----- Data supplied -----

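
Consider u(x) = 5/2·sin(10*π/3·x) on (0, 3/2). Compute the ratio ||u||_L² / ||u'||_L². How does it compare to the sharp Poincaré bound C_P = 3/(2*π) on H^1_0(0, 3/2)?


||u||_L² / ||u'||_L² = 3/(10*π) < C_P = 3/(2*π).

u(x) = 5/2·sin(10*π/3·x), so u'(x) = 25*π*cos(10*π*x/3)/3.
Writing u(x) = A·sin(kπx/L) with A = 5/2 and k = 5, use ∫_0^L sin²(kπx/L) dx = L/2 and ∫_0^L cos²(kπx/L) dx = L/2.
u² = 25/4·sin²(10*π/3·x) and (u')² = 625*π^2/9·cos²(10*π/3·x), and each of sin², cos² integrates to L/2 = 3/4 over (0, 3/2).
∫_0^3/2 u² dx = 75/16, so ||u||_L² = 5*sqrt(3)/4.
∫_0^3/2 (u')² dx = 625*π^2/12, so ||u'||_L² = 25*sqrt(3)*π/6.
Ratio ||u||_L² / ||u'||_L² = 3/(10*π).
Sharp Poincaré constant on H^1_0(0, 3/2) is C_P = L/π = 3/(2*π), achieved by sin(2*π/3·x).
This is the k = 5 harmonic; the ratio L/(kπ) is strictly less than C_P = L/π, consistent with the sharp inequality ||u||_L² ≤ C_P ||u'||_L².


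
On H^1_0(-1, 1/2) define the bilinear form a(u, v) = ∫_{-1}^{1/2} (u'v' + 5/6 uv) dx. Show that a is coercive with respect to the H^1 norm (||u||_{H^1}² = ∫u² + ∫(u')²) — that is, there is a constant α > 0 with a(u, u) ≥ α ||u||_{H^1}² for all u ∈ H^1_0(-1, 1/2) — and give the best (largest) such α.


α = (15 + 8*π^2)/(2*(9 + 4*π^2))

Coercivity of a(·,·) on H^1_0(-1, 1/2) means a(u, u) ≥ α ||u||_{H^1}² for every u ∈ H^1_0.
The interval has length L = 3/2, and Poincaré/coercivity depend only on L. Here a(u, u) = ∫(u')² + (5/6)·∫u².
Here 0 < c = 5/6 < 1. The condition a(u,u) ≥ α||u||_{H^1}² reads (1−α)∫(u')² ≥ (α−c)∫u². Any admissible α is ≤ 1 (rapidly oscillating u have ∫u²/∫(u')² → 0), and α = 1 would force 0 ≥ (1−c)∫u², impossible since c < 1; so 1−α > 0. By the sharp Poincaré inequality on H^1_0 of an interval of length L, ∫(u')² ≥ (π/L)²∫u² with equality for the first sine mode sin(π(x−x₀)/L) (x₀ the left endpoint), so the inequality holds for all u iff (1−α)(π/L)² ≥ α − c, i.e. α ≤ ((π/L)² + c)/((π/L)² + 1) = (1 + c(L/π)²)/(1 + (L/π)²). With (π/L)² = 4*π^2/9 and c = 5/6, the largest admissible constant is α = ((π/L)² + c)/((π/L)² + 1).
Simplifying, α = (15 + 8*π^2)/(2*(9 + 4*π^2)).


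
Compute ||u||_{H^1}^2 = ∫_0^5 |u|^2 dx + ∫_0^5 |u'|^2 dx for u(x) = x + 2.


||u||_{H^1}^2 = 350/3

The H^1 norm (squared) on an interval (0, L) is
  ||u||_{H^1}^2 = ∫_0^L u(x)^2 dx + ∫_0^L u'(x)^2 dx.
Compute u'(x) = 1.
Then u(x)^2 = x**2 + 4*x + 4 and u'(x)^2 = 1.
Integrate each monomial from 0 to 5 using ∫_0^5 c·x^n dx = c·5^(n+1)/(n+1):
  ∫_0^5 u(x)^2 dx = ∫_0^5 (x^2 + 4*x + 4) dx. Term by term:
    ∫_0^5 x^2 dx = 125/3;  ∫_0^5 4*x dx = 50;  ∫_0^5 4 dx = 20.
  Sum: 125/3 + 50 + 20 = 335/3.
  ∫_0^5 u'(x)^2 dx = ∫_0^5 (1) dx. Term by term:
    ∫_0^5 1 dx = 5.
Adding: ||u||_{H^1}^2 = 335/3 + 5 = 350/3.


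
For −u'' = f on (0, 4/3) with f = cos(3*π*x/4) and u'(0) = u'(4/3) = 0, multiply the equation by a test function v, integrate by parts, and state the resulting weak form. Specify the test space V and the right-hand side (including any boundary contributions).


V = H^1(0, 4/3) (no boundary constraint on v; u is determined up to an additive constant); weak form: ∫_0^4/3 u'v' dx = ∫_0^4/3 (cos(3*π*x/4)) v dx for all v ∈ V.

Multiply both sides by a test function v and integrate from 0 to 4/3:
  ∫_0^4/3 −u''(x) v(x) dx = ∫_0^4/3 f(x) v(x) dx.
Integrate the LHS by parts once:
  ∫_0^4/3 −u'' v dx = −[u'(x) v(x)]_0^4/3 + ∫_0^4/3 u'(x) v'(x) dx.
Thus ∫_0^4/3 u'(x) v'(x) dx = ∫_0^4/3 f(x) v(x) dx + [u'(x) v(x)]_0^4/3.
Choose V so that boundary terms are either known or forced to vanish.
u has homogeneous Neumann: u'(0) = u'(4/3) = 0. So [u' v]_0^4/3 = 0·v(4/3) − 0·v(0) = 0 for any v; take V = H^1(0, 4/3).
Weak formulation: find u (satisfying any essential BC) such that ∫_0^4/3 u'(x) v'(x) dx = ∫_0^4/3 f v dx for all v ∈ V (homogeneous Neumann, so boundary terms vanish).
Substituting f(x) = cos(3*π*x/4), the right-hand side is ∫_0^4/3 (cos(3*π*x/4)) v dx.
Compatibility check (pure Neumann): taking v ≡ 1 ∈ V gives 0 = ∫_0^4/3 f dx + (0) − (0), i.e. ∫_0^4/3 f dx must equal u'(0) − u'(4/3) = 0. Indeed ∫_0^4/3 (cos(3*π*x/4)) dx = 0, so the data are compatible. The solution is then unique only up to an additive constant (fix it e.g. by requiring ∫_0^4/3 u dx = 0).


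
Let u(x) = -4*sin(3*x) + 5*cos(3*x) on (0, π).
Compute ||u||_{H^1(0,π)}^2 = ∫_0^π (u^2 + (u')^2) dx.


||u||_{H^1(0,π)}^2 = 205*π

u'(x) = -15*sin(3*x) - 12*cos(3*x).
Expand u² and (u')² and integrate term by term on (0, π), using: for integers n ≥ 1, ∫_0^π sin²(nx) dx = ∫_0^π cos²(nx) dx = π/2; for n ≠ n', ∫_0^π sin(nx)sin(n'x) dx = ∫_0^π cos(nx)cos(n'x) dx = 0; and by product-to-sum, ∫_0^π sin(nx)cos(n'x) dx = ½∫_0^π [sin((n+n')x) + sin((n−n')x)] dx, which is 0 when n+n' is even and 2n/(n²−n'²) when n+n' is odd (it need not vanish on (0, π)).
  u² squared terms: (-4)²·∫sin(3x)² dx = 16·π/2 = 8*π;  (5)²·∫cos(3x)² dx = 25·π/2 = 25*π/2.
  u² cross terms: 2·(-4)·(5)·∫sin(3x)·cos(3x) dx = -40·(0) = 0.
  So ∫_0^π u² dx = 8*π + 25*π/2 + 0 = 41*π/2.
  (u')² squared terms: (-15)²·∫sin(3x)² dx = 225·π/2 = 225*π/2;  (-12)²·∫cos(3x)² dx = 144·π/2 = 72*π.
  (u')² cross terms: 2·(-15)·(-12)·∫sin(3x)·cos(3x) dx = 360·(0) = 0.
  So ∫_0^π (u')² dx = 225*π/2 + 72*π + 0 = 369*π/2.
||u||_{H^1}^2 = (41*π/2) + (369*π/2) = 205*π.


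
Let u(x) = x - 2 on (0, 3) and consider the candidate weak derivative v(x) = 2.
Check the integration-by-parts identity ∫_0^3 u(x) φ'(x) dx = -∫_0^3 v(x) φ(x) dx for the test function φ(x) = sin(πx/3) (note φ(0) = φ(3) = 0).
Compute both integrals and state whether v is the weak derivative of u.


LHS = -6/π, RHS = -12/π. No, v is not the weak derivative of u.

u(x) = x - 2, classical derivative u'(x) = 1.
φ(x) = sin(πx/3), so φ'(x) = π*cos(π*x/3)/3.
Note φ(0) = φ(3) = 0, so the boundary term u·φ vanishes.
LHS = ∫_0^3 u(x) φ'(x) dx = ∫_0^3 (π*x*cos(π*x/3)/3 - 2*π*cos(π*x/3)/3) dx. Term by term:
  ∫_0^3 -2*π*cos(π*x/3)/3 dx = 0;  ∫_0^3 π*x*cos(π*x/3)/3 dx = -6/π.
Sum: 0 − 6/π = -6/π.
So LHS = -6/π.
∫_0^3 v(x) φ(x) dx = ∫_0^3 (2*sin(π*x/3)) dx. Term by term:
  ∫_0^3 2*sin(π*x/3) dx = 12/π.
So RHS = -∫_0^3 v(x) φ(x) dx = -12/π.
LHS − RHS = 6/π ≠ 0, so the identity fails.
(For a valid weak derivative the identity must hold for EVERY test function, in particular this one. The failure shows v is NOT the weak derivative of u.)
Correct weak derivative would be u'(x) = 1.


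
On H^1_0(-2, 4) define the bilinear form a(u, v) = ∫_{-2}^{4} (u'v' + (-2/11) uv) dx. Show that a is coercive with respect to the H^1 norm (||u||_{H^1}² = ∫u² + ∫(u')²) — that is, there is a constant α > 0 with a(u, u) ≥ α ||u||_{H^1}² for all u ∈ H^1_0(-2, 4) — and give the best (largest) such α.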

-----

## Exercise directions:
Write out the line containing "Compute both integrals" and every line after it through the end of the entries. Keep each one exactly as it is, and add nothing.

## Answer below:
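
Compute both integrals and state whether v is the weak derivative of u.


LHS = -6/π, RHS = -12/π. No, v is not the weak derivative of u.

u(x) = x - 2, classical derivative u'(x) = 1.
φ(x) = sin(πx/3), so φ'(x) = π*cos(π*x/3)/3.
Note φ(0) = φ(3) = 0, so the boundary term u·φ vanishes.
LHS = ∫_0^3 u(x) φ'(x) dx = ∫_0^3 (π*x*cos(π*x/3)/3 - 2*π*cos(π*x/3)/3) dx. Term by term:
  ∫_0^3 -2*π*cos(π*x/3)/3 dx = 0;  ∫_0^3 π*x*cos(π*x/3)/3 dx = -6/π.
Sum: 0 − 6/π = -6/π.
So LHS = -6/π.
∫_0^3 v(x) φ(x) dx = ∫_0^3 (2*sin(π*x/3)) dx. Term by term:
  ∫_0^3 2*sin(π*x/3) dx = 12/π.
So RHS = -∫_0^3 v(x) φ(x) dx = -12/π.
LHS − RHS = 6/π ≠ 0, so the identity fails.
(For a valid weak derivative the identity must hold for EVERY test function, in particular this one. The failure shows v is NOT the weak derivative of u.)
Correct weak derivative would be u'(x) = 1.


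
On H^1_0(-2, 4) define the bilinear form a(u, v) = ∫_{-2}^{4} (u'v' + (-2/11) uv) dx. Show that a is coercive with respect to the H^1 norm (||u||_{H^1}² = ∫u² + ∫(u')²) — that is, there is a constant α > 0 with a(u, u) ≥ α ||u||_{H^1}² for all u ∈ H^1_0(-2, 4) — and give the best (largest) such α.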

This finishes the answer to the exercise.